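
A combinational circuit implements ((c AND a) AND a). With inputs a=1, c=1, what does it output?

Substituting: ((1 AND 1) AND 1)
= 1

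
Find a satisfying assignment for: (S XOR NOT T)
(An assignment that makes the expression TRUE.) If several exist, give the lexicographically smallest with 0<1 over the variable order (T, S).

T=0, S=0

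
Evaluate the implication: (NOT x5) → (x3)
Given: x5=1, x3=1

Antecedent (NOT x5) = 0; consequent (x3) = 1.
0 → 1 = 1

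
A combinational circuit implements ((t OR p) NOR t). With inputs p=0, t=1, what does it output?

Substituting: ((1 OR 0) NOR 1)
= 0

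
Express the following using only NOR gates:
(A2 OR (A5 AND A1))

((A2 NOR ((A5 NOR A5) NOR (A1 NOR A1))) NOR (A2 NOR ((A5 NOR A5) NOR (A1 NOR A1))))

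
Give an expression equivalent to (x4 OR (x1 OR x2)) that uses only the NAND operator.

((x4 NAND x4) NAND (((x1 NAND x1) NAND (x2 NAND x2)) NAND ((x1 NAND x1) NAND (x2 NAND x2))))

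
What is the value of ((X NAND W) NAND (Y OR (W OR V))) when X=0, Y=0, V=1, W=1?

Substituting: ((0 NAND 1) NAND (0 OR (1 OR 1)))
= 0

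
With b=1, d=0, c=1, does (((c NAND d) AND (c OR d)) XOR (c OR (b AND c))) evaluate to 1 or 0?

Substituting: (((1 NAND 0) AND (1 OR 0)) XOR (1 OR (1 AND 1)))
= 0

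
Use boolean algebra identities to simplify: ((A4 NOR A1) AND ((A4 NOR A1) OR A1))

By absorption (E AND (E OR v) = E):
= (A4 NOR A1)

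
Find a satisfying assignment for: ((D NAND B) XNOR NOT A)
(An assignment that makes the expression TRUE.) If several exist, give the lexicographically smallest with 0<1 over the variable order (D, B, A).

D=0, B=0, A=0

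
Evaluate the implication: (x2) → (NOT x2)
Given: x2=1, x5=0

Antecedent (x2) = 1; consequent (NOT x2) = 0.
1 → 0 = 0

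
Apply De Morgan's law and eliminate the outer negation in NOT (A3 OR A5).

NOT A3 AND NOT A5
De Morgan's: NOT(OR of terms) = AND of negations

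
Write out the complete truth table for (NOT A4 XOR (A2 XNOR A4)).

A2 | A4 | Output
----------------
0 | 0 | 0
0 | 1 | 0
1 | 0 | 1
1 | 1 | 1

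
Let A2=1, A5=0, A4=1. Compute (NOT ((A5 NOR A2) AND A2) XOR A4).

Substituting: (NOT ((0 NOR 1) AND 1) XOR 1)
= 0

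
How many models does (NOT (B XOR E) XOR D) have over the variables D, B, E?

Satisfying assignments: (0,0,0), (0,1,1), (1,0,1), (1,1,0)
Count: 4 out of 8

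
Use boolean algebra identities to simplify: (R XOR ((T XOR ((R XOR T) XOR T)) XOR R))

By XOR self-cancellation ((E XOR v) XOR v = E) then XOR self-cancellation ((E XOR v) XOR v = E):
= (R XOR T)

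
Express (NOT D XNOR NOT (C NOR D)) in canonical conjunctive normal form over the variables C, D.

(C OR D) AND (C OR NOT D) AND (NOT C OR NOT D)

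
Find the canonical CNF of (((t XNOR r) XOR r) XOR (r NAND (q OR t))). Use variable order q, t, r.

(q OR t OR r) AND (q OR t OR NOT r) AND (q OR NOT t OR NOT r) AND (NOT q OR t OR r) AND (NOT q OR NOT t OR NOT r)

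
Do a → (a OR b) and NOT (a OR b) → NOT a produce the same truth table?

Yes, Contrapositive is always equivalent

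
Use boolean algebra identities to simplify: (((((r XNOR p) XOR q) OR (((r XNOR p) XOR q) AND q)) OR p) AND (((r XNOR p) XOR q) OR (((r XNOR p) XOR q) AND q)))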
•••
- [Exercise instructions] Look through the data and show every line containing "implication".

- [Finished task]
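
Evaluate the implication: (NOT x5) → (x3)
Evaluate the implication: (x2) → (NOT x2)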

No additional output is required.